• _PROBLEM TO WORK ON_: Make an exact copy of all the entries shown below.

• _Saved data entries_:
########################################
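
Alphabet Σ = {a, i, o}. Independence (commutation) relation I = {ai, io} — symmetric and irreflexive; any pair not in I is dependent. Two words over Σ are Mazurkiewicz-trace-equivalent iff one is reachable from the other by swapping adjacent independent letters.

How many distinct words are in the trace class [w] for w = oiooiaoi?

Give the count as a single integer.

piece 0:o — minimal
piece 1:i — minimal
piece 2:o rests on {0:o}
piece 3:o rests on {2:o}
piece 4:i rests on {1:i}
piece 5:a rests on {3:o}
piece 6:o rests on {5:a}
piece 7:i rests on {4:i}
minimal pieces: {0:o, 1:i}
ways to finish when only these pieces remain (= sum over removing one remaining piece with nothing left below it):
  1 left: {6}→1  {7}→1
  2 left: {4,7}→1  {5,6}→1  {6,7}→2
  3 left: {1,4,7}→1  {3,5,6}→1  {4,6,7}→3  {5,6,7}→3
  4 left: {1,4,6,7}→4  {2,3,5,6}→1  {3,5,6,7}→4  {4,5,6,7}→6
  5 left: {0,2,3,5,6}→1  {1,4,5,6,7}→10  {2,3,5,6,7}→5  {3,4,5,6,7}→10
  6 left: {0,2,3,5,6,7}→6  {1,3,4,5,6,7}→20  {2,3,4,5,6,7}→15
  placing 0:o first → 35 extensions
  placing 1:i first → 21 extensions
total linear extensions = 56

56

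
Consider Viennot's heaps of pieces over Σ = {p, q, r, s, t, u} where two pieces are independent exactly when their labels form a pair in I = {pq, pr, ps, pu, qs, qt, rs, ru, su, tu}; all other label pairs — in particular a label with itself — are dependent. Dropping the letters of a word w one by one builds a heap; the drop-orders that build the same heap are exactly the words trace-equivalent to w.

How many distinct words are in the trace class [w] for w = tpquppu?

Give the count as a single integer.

piece 0:t — minimal
piece 1:p rests on {0:t}
piece 2:q — minimal
piece 3:u rests on {2:q}
piece 4:p rests on {1:p}
piece 5:p rests on {4:p}
piece 6:u rests on {3:u}
minimal pieces: {0:t, 2:q}
ways to finish when only these pieces remain (= sum over removing one remaining piece with nothing left below it):
  1 left: {5}→1  {6}→1
  2 left: {3,6}→1  {4,5}→1  {5,6}→2
  3 left: {1,4,5}→1  {2,3,6}→1  {3,5,6}→3  {4,5,6}→3
  4 left: {0,1,4,5}→1  {1,4,5,6}→4  {2,3,5,6}→4  {3,4,5,6}→6
  5 left: {0,1,4,5,6}→5  {1,3,4,5,6}→10  {2,3,4,5,6}→10
  placing 0:t first → 20 extensions
  placing 2:q first → 15 extensions
total linear extensions = 35

35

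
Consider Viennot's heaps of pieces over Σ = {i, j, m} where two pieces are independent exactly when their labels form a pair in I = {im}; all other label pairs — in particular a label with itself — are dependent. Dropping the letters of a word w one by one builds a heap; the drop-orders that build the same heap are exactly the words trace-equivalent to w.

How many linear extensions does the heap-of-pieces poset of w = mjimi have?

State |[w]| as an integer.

piece 0:m — minimal
piece 1:j rests on {0:m}
piece 2:i rests on {1:j}
piece 3:m rests on {1:j}
piece 4:i rests on {2:i}
minimal pieces: {0:m}
ways to finish when only these pieces remain (= sum over removing one remaining piece with nothing left below it):
  1 left: {3}→1  {4}→1
  2 left: {2,4}→1  {3,4}→2
  3 left: {2,3,4}→3
  placing 0:m first → 3 extensions

3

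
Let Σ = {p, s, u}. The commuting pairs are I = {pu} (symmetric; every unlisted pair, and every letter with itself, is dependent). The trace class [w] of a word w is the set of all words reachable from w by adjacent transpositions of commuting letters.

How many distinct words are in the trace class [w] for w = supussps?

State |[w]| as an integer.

#0=s has no predecessor
#1=u depends on [0:s]
#2=p depends on [0:s]
#3=u depends on [1:u]
#4=s depends on [2:p, 3:u]
#5=s depends on [4:s]
#6=p depends on [5:s]
#7=s depends on [6:p]
sources: [0:s]
N(rest) = Σ N(rest − s) over sources s of rest; N(one piece) = 1:
  size 1 → [7]=1
  size 2 → [6,7]=1
  size 3 → [5,6,7]=1
  size 4 → [4,5,6,7]=1
  size 5 → [2,4,5,6,7]=1  [3,4,5,6,7]=1
  size 6 → [1,3,4,5,6,7]=1  [2,3,4,5,6,7]=2
  first=0(s) contributes 3

3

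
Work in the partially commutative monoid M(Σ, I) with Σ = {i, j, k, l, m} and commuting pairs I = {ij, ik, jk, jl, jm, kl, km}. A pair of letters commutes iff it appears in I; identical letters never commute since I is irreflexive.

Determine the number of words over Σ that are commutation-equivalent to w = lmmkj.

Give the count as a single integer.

#0=l has no predecessor
#1=m depends on [0:l]
#2=m depends on [1:m]
#3=k has no predecessor
#4=j has no predecessor
sources: [0:l, 3:k, 4:j]
N(rest) = Σ N(rest − s) over sources s of rest; N(one piece) = 1:
  size 1 → [2]=1  [3]=1  [4]=1
  size 2 → [1,2]=1  [2,3]=2  [2,4]=2  [3,4]=2
  size 3 → [0,1,2]=1  [1,2,3]=3  [1,2,4]=3  [2,3,4]=6
  first=0(l) contributes 12
  first=3(k) contributes 4
  first=4(j) contributes 4
|[w]| = 20

20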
########################################
• _TASK RESULT_:
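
Alphabet Σ = {a, i, o}. Independence (commutation) relation I = {ai, io} — symmetric and irreflexive; any pair not in I is dependent. Two words over Σ are Mazurkiewicz-trace-equivalent iff one is reachable from the other by swapping adjacent independent letters.

How many distinct words are in the trace class [w] for w = oiooiaoi?

Give the count as a single integer.

piece 0:o — minimal
piece 1:i — minimal
piece 2:o rests on {0:o}
piece 3:o rests on {2:o}
piece 4:i rests on {1:i}
piece 5:a rests on {3:o}
piece 6:o rests on {5:a}
piece 7:i rests on {4:i}
minimal pieces: {0:o, 1:i}
ways to finish when only these pieces remain (= sum over removing one remaining piece with nothing left below it):
  1 left: {6}→1  {7}→1
  2 left: {4,7}→1  {5,6}→1  {6,7}→2
  3 left: {1,4,7}→1  {3,5,6}→1  {4,6,7}→3  {5,6,7}→3
  4 left: {1,4,6,7}→4  {2,3,5,6}→1  {3,5,6,7}→4  {4,5,6,7}→6
  5 left: {0,2,3,5,6}→1  {1,4,5,6,7}→10  {2,3,5,6,7}→5  {3,4,5,6,7}→10
  6 left: {0,2,3,5,6,7}→6  {1,3,4,5,6,7}→20  {2,3,4,5,6,7}→15
  placing 0:o first → 35 extensions
  placing 1:i first → 21 extensions
total linear extensions = 56

56

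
Consider Viennot's heaps of pieces over Σ = {p, q, r, s, t, u} where two pieces are independent exactly when their labels form a pair in I = {pq, pr, ps, pu, qs, qt, rs, ru, su, tu}; all other label pairs — in particular a label with itself — are dependent. Dropping the letters of a word w one by one builds a heap; the drop-orders that build the same heap are exactly the words trace-equivalent to w.

How many distinct words are in the trace class [w] for w = tpquppu?

Give the count as a single integer.

piece 0:t — minimal
piece 1:p rests on {0:t}
piece 2:q — minimal
piece 3:u rests on {2:q}
piece 4:p rests on {1:p}
piece 5:p rests on {4:p}
piece 6:u rests on {3:u}
minimal pieces: {0:t, 2:q}
ways to finish when only these pieces remain (= sum over removing one remaining piece with nothing left below it):
  1 left: {5}→1  {6}→1
  2 left: {3,6}→1  {4,5}→1  {5,6}→2
  3 left: {1,4,5}→1  {2,3,6}→1  {3,5,6}→3  {4,5,6}→3
  4 left: {0,1,4,5}→1  {1,4,5,6}→4  {2,3,5,6}→4  {3,4,5,6}→6
  5 left: {0,1,4,5,6}→5  {1,3,4,5,6}→10  {2,3,4,5,6}→10
  placing 0:t first → 20 extensions
  placing 2:q first → 15 extensions
total linear extensions = 35

35

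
Consider Viennot's heaps of pieces over Σ = {i, j, m} where two pieces are independent exactly when their labels form a pair in I = {im}; all other label pairs — in particular a label with itself — are dependent. Dropping the letters of a word w one by one builds a heap; the drop-orders that build the same heap are exactly the words trace-equivalent to w.

How many linear extensions does the heap-of-pieces poset of w = mjimi have?

State |[w]| as an integer.

piece 0:m — minimal
piece 1:j rests on {0:m}
piece 2:i rests on {1:j}
piece 3:m rests on {1:j}
piece 4:i rests on {2:i}
minimal pieces: {0:m}
ways to finish when only these pieces remain (= sum over removing one remaining piece with nothing left below it):
  1 left: {3}→1  {4}→1
  2 left: {2,4}→1  {3,4}→2
  3 left: {2,3,4}→3
  placing 0:m first → 3 extensions

3

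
Let Σ = {p, s, u}. The commuting pairs are I = {pu} (symmetric; every unlisted pair, and every letter with itself, is dependent). The trace class [w] of a word w is the set of all words reachable from w by adjacent transpositions of commuting letters.

How many distinct words are in the trace class [w] for w = supussps?

State |[w]| as an integer.

#0=s has no predecessor
#1=u depends on [0:s]
#2=p depends on [0:s]
#3=u depends on [1:u]
#4=s depends on [2:p, 3:u]
#5=s depends on [4:s]
#6=p depends on [5:s]
#7=s depends on [6:p]
sources: [0:s]
N(rest) = Σ N(rest − s) over sources s of rest; N(one piece) = 1:
  size 1 → [7]=1
  size 2 → [6,7]=1
  size 3 → [5,6,7]=1
  size 4 → [4,5,6,7]=1
  size 5 → [2,4,5,6,7]=1  [3,4,5,6,7]=1
  size 6 → [1,3,4,5,6,7]=1  [2,3,4,5,6,7]=2
  first=0(s) contributes 3

3

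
Work in the partially commutative monoid M(Σ, I) with Σ = {i, j, k, l, m} and commuting pairs I = {ij, ik, jk, jl, jm, kl, km}. A pair of letters commutes iff it appears in I; identical letters never commute since I is irreflexive.

Determine the number of words over Σ that are commutation-equivalent to w = lmmkj.

Give the count as a single integer.

#0=l has no predecessor
#1=m depends on [0:l]
#2=m depends on [1:m]
#3=k has no predecessor
#4=j has no predecessor
sources: [0:l, 3:k, 4:j]
N(rest) = Σ N(rest − s) over sources s of rest; N(one piece) = 1:
  size 1 → [2]=1  [3]=1  [4]=1
  size 2 → [1,2]=1  [2,3]=2  [2,4]=2  [3,4]=2
  size 3 → [0,1,2]=1  [1,2,3]=3  [1,2,4]=3  [2,3,4]=6
  first=0(l) contributes 12
  first=3(k) contributes 4
  first=4(j) contributes 4
|[w]| = 20

20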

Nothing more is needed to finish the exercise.